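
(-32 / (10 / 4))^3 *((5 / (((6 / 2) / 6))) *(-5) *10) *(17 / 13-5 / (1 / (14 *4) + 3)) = -61865984 / 169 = -366070.91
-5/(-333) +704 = 234437/333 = 704.02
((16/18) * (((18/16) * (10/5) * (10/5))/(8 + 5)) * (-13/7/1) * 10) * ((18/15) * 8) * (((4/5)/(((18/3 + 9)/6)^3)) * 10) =-24576/875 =-28.09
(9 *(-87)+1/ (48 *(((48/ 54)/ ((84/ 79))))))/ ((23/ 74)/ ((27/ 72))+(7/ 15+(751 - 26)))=-1098545355/ 1019021632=-1.08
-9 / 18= -1 / 2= -0.50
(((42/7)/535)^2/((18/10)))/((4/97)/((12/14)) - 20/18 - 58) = -1746/1475833345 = -0.00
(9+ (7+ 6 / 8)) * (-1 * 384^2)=-2469888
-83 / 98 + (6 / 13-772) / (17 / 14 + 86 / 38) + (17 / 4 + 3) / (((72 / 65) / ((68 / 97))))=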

THE TASK: All lines from the one containing "-5/(-333) +704 = 234437/333 = 704.02" through the end of the material should be restated exactly, with both end lines kept.

COMPLETED EXERCISE:
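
-5/(-333) +704 = 234437/333 = 704.02
((16/18) * (((18/16) * (10/5) * (10/5))/(8 + 5)) * (-13/7/1) * 10) * ((18/15) * 8) * (((4/5)/(((18/3 + 9)/6)^3)) * 10) =-24576/875 =-28.09
(9 *(-87)+1/ (48 *(((48/ 54)/ ((84/ 79))))))/ ((23/ 74)/ ((27/ 72))+(7/ 15+(751 - 26)))=-1098545355/ 1019021632=-1.08
-9 / 18= -1 / 2= -0.50
(((42/7)/535)^2/((18/10)))/((4/97)/((12/14)) - 20/18 - 58) = -1746/1475833345 = -0.00
(9+ (7+ 6 / 8)) * (-1 * 384^2)=-2469888
-83 / 98 + (6 / 13-772) / (17 / 14 + 86 / 38) + (17 / 4 + 3) / (((72 / 65) / ((68 / 97))))=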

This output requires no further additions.